**HOW TO COMPLETE THIS TASK**
Your job with the data below is to output exactly the lines from the one holding "Kingdom of Kasysum" down to the one holding "Province of Seriaost", both included, and no others.

**PROVIDED INFORMATION**
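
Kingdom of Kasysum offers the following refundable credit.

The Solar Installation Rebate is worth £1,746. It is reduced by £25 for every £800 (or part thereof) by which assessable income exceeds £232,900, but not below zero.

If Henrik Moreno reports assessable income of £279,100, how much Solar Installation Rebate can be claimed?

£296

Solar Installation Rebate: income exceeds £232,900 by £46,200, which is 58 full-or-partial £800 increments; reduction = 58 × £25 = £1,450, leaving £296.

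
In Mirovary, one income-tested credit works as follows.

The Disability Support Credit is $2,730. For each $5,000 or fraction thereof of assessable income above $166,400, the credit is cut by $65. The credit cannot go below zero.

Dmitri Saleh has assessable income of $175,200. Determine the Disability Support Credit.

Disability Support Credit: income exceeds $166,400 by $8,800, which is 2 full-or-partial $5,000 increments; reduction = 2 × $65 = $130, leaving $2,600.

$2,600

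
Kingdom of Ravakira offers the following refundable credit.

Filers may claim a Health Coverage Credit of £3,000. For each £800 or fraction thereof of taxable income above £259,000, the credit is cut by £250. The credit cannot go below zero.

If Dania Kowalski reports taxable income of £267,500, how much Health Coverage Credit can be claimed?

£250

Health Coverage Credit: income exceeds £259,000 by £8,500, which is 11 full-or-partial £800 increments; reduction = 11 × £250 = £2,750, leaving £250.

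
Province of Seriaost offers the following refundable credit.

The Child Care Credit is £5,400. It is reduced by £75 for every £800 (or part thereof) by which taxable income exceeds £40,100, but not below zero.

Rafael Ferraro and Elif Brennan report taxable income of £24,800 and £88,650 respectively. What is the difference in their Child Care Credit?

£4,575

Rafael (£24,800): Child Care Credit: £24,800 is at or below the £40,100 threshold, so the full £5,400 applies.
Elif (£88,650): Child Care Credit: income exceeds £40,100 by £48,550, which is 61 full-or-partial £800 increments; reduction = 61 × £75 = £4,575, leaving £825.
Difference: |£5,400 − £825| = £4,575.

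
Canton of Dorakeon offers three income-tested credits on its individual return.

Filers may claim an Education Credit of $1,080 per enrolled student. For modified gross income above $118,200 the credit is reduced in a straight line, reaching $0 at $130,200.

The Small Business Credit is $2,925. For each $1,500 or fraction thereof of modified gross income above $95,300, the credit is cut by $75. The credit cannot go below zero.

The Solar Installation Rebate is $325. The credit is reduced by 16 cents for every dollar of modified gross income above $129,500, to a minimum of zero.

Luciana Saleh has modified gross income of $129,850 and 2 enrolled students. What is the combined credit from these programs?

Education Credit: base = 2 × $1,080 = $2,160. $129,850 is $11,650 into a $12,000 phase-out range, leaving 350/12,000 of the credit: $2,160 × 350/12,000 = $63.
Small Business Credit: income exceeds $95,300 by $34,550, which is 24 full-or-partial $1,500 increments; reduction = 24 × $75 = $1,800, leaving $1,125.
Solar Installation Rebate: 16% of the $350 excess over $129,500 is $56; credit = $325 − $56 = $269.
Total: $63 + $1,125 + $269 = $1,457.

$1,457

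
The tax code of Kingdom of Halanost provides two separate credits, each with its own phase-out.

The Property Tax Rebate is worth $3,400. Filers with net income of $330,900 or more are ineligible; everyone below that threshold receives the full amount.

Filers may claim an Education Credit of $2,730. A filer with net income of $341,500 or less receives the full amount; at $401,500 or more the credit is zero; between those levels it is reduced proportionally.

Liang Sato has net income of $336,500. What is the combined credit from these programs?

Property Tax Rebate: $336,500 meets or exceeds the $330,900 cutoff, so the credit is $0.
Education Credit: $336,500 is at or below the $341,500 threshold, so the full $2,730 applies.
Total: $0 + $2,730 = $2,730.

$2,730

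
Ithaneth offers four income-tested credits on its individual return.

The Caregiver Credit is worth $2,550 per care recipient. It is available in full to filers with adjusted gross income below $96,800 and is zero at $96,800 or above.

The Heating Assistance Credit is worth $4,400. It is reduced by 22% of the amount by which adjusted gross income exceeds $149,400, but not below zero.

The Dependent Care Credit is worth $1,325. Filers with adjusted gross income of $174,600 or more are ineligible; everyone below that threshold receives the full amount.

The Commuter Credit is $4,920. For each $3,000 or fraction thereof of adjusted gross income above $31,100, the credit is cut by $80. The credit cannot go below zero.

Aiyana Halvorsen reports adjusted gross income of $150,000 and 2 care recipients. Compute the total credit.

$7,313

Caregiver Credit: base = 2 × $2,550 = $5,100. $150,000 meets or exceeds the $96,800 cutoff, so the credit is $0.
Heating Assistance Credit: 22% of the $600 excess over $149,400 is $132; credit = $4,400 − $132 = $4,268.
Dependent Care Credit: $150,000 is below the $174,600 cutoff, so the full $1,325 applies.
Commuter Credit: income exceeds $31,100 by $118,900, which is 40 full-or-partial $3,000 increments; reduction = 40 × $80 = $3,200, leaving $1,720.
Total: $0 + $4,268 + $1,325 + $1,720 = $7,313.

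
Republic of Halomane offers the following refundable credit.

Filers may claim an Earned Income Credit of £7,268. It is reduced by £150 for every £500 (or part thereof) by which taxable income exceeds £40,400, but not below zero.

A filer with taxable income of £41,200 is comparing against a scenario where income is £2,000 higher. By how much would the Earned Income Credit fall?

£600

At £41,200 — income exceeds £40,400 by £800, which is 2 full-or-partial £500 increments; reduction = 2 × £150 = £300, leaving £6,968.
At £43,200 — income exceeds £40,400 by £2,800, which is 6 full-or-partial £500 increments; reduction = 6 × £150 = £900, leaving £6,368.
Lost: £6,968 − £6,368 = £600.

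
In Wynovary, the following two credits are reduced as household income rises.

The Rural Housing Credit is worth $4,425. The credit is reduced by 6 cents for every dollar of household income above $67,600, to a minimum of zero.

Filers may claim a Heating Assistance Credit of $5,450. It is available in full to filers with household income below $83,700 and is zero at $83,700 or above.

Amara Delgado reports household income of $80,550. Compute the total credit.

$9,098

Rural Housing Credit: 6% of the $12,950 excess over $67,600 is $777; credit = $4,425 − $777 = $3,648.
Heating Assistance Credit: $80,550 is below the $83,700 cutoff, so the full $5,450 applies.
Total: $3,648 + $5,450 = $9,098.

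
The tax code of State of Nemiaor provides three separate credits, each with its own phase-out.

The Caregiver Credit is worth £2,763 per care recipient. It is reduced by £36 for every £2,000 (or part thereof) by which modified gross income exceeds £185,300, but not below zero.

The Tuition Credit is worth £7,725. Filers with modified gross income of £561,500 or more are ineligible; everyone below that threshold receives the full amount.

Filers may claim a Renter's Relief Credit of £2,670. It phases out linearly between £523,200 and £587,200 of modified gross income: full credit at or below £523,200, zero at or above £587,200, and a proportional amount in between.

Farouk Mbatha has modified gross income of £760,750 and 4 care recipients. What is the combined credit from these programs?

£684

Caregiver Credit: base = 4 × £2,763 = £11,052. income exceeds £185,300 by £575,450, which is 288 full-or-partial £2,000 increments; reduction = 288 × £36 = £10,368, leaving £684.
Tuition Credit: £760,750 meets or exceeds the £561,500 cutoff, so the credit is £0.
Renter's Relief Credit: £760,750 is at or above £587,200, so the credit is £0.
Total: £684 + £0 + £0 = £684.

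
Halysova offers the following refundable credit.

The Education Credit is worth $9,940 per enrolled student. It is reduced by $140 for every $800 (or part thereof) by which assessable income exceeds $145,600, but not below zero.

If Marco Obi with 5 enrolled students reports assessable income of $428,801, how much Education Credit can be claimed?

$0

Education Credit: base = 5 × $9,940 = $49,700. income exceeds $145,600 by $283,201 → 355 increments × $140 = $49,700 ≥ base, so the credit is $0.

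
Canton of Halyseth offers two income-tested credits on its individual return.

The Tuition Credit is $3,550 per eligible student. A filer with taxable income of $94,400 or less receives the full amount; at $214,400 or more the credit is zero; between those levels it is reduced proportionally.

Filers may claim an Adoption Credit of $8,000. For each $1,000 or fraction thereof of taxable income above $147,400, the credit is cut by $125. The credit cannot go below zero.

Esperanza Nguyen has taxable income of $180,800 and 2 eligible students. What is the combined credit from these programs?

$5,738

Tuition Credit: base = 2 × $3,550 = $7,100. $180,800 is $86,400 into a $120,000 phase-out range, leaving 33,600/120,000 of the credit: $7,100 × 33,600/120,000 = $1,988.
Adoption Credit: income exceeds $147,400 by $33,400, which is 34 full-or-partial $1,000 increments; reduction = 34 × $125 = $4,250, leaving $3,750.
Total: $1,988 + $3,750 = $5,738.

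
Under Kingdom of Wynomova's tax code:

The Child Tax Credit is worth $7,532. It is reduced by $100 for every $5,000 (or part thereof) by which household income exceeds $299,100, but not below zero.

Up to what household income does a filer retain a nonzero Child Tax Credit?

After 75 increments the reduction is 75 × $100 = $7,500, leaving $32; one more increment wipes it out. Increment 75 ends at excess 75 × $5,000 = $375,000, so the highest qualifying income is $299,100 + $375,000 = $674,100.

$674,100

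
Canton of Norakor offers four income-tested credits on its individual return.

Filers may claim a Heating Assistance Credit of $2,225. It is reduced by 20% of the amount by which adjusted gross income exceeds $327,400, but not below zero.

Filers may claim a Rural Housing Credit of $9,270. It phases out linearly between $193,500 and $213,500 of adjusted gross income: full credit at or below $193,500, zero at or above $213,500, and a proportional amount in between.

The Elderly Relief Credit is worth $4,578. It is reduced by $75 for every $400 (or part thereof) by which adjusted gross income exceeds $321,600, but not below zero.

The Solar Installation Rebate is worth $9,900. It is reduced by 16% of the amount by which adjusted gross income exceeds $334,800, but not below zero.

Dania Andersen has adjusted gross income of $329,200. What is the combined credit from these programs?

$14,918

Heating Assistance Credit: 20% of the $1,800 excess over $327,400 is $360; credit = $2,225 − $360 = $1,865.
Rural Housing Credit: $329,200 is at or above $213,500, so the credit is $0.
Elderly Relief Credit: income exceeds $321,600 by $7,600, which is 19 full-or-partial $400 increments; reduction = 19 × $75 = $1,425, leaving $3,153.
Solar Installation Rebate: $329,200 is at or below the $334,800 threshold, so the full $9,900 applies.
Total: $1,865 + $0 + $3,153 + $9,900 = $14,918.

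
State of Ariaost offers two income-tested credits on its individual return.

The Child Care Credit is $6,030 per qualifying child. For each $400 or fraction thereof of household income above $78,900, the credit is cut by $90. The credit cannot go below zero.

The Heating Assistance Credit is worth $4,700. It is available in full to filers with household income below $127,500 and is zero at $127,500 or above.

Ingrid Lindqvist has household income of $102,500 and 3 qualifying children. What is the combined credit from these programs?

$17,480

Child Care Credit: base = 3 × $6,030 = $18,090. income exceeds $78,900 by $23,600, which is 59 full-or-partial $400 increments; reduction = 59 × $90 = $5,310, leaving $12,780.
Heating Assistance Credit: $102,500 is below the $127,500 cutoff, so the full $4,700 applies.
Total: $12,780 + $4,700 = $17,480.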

* * *

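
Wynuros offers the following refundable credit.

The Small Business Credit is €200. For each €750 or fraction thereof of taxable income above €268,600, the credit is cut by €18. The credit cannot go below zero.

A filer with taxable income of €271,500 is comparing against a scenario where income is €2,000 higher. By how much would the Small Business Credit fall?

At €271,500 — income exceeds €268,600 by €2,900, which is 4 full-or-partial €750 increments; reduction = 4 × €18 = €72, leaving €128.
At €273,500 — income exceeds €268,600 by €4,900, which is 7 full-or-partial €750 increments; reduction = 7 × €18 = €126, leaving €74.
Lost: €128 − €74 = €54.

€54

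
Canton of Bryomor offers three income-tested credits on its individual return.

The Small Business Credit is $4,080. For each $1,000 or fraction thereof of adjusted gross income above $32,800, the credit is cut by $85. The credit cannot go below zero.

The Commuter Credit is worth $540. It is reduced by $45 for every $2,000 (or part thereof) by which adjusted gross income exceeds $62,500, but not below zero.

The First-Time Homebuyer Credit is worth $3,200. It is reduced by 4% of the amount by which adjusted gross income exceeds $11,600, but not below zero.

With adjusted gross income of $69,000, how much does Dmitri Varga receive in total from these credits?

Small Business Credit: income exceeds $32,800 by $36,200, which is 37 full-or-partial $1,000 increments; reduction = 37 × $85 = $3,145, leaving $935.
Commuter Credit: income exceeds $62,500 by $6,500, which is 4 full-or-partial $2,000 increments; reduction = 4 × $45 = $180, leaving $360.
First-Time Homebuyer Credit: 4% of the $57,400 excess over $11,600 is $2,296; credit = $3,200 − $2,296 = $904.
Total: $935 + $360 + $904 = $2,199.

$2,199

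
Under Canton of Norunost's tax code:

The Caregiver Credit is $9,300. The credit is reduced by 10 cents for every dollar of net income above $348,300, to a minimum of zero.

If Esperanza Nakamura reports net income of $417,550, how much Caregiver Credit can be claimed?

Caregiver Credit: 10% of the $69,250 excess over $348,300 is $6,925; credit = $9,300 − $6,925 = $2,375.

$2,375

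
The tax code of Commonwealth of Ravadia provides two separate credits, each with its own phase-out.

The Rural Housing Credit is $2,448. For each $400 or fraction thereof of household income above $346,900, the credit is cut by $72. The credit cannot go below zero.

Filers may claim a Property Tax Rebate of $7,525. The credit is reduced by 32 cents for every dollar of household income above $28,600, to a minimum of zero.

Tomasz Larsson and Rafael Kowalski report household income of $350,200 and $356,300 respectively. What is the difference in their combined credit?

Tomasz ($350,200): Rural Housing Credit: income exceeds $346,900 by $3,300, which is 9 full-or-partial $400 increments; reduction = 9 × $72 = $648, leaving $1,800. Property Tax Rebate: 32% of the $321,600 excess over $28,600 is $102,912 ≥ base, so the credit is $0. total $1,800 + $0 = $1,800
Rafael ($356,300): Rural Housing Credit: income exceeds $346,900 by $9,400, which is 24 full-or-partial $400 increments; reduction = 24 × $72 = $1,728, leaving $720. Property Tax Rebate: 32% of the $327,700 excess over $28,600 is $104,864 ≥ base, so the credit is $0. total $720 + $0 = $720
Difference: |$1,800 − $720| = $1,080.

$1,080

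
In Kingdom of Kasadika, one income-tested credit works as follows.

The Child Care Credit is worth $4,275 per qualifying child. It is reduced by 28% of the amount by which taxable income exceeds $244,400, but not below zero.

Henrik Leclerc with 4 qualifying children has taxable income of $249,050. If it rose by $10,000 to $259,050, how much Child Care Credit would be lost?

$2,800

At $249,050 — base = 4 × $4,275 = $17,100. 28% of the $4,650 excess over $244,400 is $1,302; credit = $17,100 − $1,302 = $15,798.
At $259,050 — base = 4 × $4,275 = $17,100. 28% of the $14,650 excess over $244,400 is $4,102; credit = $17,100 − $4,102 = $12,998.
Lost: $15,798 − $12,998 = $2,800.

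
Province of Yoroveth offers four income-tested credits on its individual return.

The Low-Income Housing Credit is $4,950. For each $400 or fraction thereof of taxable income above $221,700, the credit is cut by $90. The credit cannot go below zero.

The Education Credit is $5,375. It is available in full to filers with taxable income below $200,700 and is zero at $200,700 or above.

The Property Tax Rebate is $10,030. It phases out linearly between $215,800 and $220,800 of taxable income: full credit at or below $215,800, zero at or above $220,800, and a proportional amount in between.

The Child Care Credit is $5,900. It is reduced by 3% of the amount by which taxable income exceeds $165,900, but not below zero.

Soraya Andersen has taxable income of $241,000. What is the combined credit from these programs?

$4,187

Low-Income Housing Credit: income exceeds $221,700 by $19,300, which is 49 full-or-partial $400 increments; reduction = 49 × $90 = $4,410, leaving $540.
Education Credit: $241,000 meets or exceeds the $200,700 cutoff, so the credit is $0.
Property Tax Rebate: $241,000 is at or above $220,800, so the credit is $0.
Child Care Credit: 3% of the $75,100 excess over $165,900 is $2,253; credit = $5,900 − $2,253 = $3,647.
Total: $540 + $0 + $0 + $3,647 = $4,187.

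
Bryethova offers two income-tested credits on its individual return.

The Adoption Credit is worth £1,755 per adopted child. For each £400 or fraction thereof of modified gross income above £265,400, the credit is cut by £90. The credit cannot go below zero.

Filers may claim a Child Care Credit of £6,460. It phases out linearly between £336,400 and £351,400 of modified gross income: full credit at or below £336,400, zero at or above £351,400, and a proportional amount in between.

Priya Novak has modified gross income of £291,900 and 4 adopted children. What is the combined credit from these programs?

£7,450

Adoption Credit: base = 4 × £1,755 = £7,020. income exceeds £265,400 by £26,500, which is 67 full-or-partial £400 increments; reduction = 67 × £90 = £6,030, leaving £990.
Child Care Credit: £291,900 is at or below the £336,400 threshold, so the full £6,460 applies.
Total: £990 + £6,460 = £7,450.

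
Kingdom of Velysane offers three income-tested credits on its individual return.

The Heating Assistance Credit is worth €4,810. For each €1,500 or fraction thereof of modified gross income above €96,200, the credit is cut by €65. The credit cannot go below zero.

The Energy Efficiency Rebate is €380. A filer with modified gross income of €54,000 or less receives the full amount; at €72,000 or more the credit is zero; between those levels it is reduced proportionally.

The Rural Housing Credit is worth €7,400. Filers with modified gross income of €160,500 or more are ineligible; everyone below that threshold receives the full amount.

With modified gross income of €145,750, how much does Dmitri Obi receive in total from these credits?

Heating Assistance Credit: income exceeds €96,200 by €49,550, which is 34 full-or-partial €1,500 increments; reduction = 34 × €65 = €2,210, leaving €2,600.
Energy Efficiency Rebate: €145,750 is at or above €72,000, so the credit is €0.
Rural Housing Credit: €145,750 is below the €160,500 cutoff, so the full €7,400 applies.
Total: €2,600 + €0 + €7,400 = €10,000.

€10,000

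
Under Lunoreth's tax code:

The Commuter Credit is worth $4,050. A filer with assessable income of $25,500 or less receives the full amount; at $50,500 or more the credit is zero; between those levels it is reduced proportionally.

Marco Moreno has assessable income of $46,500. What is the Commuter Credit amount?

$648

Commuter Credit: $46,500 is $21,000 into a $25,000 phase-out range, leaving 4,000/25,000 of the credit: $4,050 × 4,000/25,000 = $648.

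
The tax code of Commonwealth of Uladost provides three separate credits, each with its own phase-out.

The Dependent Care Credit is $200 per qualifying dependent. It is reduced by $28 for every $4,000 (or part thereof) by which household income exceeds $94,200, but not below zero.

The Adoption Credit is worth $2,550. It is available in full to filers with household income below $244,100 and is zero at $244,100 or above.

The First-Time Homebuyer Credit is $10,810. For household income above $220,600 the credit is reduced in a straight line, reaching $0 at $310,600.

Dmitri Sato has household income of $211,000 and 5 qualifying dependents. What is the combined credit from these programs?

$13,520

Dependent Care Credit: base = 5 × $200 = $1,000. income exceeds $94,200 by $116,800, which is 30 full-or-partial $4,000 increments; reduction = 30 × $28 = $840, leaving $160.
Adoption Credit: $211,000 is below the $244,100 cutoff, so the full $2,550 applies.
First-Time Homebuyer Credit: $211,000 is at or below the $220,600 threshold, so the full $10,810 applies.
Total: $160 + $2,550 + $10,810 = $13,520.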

**ANSWER TO THIS TASK**
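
Kingdom of Kasysum offers the following refundable credit.

The Solar Installation Rebate is worth £1,746. It is reduced by £25 for every £800 (or part thereof) by which assessable income exceeds £232,900, but not below zero.

If Henrik Moreno reports assessable income of £279,100, how much Solar Installation Rebate can be claimed?

£296

Solar Installation Rebate: income exceeds £232,900 by £46,200, which is 58 full-or-partial £800 increments; reduction = 58 × £25 = £1,450, leaving £296.

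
In Mirovary, one income-tested credit works as follows.

The Disability Support Credit is $2,730. For each $5,000 or fraction thereof of assessable income above $166,400, the credit is cut by $65. The credit cannot go below zero.

Dmitri Saleh has assessable income of $175,200. Determine the Disability Support Credit.

Disability Support Credit: income exceeds $166,400 by $8,800, which is 2 full-or-partial $5,000 increments; reduction = 2 × $65 = $130, leaving $2,600.

$2,600

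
Kingdom of Ravakira offers the following refundable credit.

Filers may claim a Health Coverage Credit of £3,000. For each £800 or fraction thereof of taxable income above £259,000, the credit is cut by £250. The credit cannot go below zero.

If Dania Kowalski reports taxable income of £267,500, how much Health Coverage Credit can be claimed?

£250

Health Coverage Credit: income exceeds £259,000 by £8,500, which is 11 full-or-partial £800 increments; reduction = 11 × £250 = £2,750, leaving £250.

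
Province of Seriaost offers the following refundable credit.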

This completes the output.